[Directions] The answer must consist only of the lines from the line with "(v^3 - 10*v^2" to the line with "Iteratively Factor: r^4", both included, exactly as they stand below.

[Information]
+ + + +

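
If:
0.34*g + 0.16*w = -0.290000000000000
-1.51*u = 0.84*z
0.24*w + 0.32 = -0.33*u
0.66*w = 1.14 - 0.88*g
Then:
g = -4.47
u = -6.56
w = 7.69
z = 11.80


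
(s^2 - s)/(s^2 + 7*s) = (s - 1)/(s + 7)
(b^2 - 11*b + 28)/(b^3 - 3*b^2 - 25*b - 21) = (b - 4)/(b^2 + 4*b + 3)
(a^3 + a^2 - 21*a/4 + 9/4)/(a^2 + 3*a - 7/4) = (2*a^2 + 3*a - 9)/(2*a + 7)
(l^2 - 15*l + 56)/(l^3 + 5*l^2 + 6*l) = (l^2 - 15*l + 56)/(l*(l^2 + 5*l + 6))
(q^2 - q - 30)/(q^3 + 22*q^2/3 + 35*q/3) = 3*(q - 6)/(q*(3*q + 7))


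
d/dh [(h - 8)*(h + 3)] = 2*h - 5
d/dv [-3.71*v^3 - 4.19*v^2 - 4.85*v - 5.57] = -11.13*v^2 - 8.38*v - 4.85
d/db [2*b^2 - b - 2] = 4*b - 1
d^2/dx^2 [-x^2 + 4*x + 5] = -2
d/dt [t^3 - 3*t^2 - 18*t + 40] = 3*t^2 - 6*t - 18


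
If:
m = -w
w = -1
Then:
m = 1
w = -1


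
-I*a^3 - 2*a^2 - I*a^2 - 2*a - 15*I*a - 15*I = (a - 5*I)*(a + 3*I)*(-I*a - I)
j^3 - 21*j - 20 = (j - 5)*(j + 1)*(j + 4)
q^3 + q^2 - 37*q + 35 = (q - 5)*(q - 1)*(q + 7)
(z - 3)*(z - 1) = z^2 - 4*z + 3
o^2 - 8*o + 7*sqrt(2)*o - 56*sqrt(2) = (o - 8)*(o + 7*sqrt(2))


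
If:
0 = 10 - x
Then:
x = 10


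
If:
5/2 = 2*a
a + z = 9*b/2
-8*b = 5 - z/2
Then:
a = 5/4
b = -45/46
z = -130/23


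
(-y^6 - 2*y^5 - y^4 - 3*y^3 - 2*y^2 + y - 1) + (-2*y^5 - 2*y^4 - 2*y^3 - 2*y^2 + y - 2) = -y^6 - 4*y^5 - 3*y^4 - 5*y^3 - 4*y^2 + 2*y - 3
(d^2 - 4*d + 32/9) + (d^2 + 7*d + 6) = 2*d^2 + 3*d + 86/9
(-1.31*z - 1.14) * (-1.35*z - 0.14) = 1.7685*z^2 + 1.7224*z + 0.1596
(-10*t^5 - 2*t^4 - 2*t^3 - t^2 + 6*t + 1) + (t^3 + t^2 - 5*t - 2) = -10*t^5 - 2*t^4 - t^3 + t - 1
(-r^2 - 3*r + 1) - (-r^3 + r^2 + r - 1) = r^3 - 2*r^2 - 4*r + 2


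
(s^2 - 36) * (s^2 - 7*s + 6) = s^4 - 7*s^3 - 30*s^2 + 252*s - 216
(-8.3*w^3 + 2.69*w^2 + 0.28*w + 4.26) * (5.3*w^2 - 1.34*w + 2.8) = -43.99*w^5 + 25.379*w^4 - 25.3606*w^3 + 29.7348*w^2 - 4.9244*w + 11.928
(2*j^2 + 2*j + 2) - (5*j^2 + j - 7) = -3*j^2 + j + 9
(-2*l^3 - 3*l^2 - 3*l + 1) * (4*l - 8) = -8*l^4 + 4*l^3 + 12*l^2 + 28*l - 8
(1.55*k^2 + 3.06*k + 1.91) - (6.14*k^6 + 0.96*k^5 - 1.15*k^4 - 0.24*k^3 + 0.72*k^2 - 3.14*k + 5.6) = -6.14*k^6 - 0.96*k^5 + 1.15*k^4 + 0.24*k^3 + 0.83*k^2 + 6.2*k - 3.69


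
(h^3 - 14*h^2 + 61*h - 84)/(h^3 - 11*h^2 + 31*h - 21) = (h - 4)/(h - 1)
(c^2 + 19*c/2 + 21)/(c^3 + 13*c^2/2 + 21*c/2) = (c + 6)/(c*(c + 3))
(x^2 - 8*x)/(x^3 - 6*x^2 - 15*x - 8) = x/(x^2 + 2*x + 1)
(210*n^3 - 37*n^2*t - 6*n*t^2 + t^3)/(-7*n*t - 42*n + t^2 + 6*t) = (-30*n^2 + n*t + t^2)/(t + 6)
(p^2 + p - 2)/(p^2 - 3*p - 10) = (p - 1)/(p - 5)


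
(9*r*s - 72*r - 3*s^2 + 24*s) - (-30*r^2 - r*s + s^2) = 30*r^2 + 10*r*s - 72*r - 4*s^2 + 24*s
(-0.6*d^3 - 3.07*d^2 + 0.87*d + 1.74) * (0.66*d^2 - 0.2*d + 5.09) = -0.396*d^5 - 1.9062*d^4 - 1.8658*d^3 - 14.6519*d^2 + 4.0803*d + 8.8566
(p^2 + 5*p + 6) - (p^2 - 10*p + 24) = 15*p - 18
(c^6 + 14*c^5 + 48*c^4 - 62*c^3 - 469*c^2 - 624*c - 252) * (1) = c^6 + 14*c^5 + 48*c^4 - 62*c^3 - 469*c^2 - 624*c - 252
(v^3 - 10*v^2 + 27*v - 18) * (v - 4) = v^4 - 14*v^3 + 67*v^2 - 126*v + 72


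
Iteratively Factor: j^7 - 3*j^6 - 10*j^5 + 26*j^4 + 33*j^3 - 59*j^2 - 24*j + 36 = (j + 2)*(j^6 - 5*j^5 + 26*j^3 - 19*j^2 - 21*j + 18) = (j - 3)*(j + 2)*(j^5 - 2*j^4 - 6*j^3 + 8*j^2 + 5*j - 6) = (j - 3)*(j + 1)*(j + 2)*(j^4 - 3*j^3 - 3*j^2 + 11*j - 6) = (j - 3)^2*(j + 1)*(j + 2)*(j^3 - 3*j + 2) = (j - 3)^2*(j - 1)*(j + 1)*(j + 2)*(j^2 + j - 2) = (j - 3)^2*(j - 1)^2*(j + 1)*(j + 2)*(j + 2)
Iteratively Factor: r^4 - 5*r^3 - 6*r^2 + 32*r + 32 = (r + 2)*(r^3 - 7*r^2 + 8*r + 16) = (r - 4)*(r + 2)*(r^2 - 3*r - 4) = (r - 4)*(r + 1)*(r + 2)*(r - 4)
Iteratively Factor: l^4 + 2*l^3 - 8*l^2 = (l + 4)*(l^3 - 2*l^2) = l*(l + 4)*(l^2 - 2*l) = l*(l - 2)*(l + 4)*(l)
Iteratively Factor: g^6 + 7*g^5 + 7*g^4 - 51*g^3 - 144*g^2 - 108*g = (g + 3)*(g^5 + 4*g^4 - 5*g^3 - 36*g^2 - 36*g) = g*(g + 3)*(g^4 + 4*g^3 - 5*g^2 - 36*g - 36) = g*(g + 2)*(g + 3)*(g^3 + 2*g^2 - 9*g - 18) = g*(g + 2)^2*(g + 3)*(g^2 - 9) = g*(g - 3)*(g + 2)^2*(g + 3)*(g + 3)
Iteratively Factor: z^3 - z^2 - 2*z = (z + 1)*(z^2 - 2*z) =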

+ + + +

[Task response]
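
(v^3 - 10*v^2 + 27*v - 18) * (v - 4) = v^4 - 14*v^3 + 67*v^2 - 126*v + 72


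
Iteratively Factor: j^7 - 3*j^6 - 10*j^5 + 26*j^4 + 33*j^3 - 59*j^2 - 24*j + 36 = (j + 2)*(j^6 - 5*j^5 + 26*j^3 - 19*j^2 - 21*j + 18) = (j - 3)*(j + 2)*(j^5 - 2*j^4 - 6*j^3 + 8*j^2 + 5*j - 6) = (j - 3)*(j + 1)*(j + 2)*(j^4 - 3*j^3 - 3*j^2 + 11*j - 6) = (j - 3)^2*(j + 1)*(j + 2)*(j^3 - 3*j + 2) = (j - 3)^2*(j - 1)*(j + 1)*(j + 2)*(j^2 + j - 2) = (j - 3)^2*(j - 1)^2*(j + 1)*(j + 2)*(j + 2)
Iteratively Factor: r^4 - 5*r^3 - 6*r^2 + 32*r + 32 = (r + 2)*(r^3 - 7*r^2 + 8*r + 16) = (r - 4)*(r + 2)*(r^2 - 3*r - 4) = (r - 4)*(r + 1)*(r + 2)*(r - 4)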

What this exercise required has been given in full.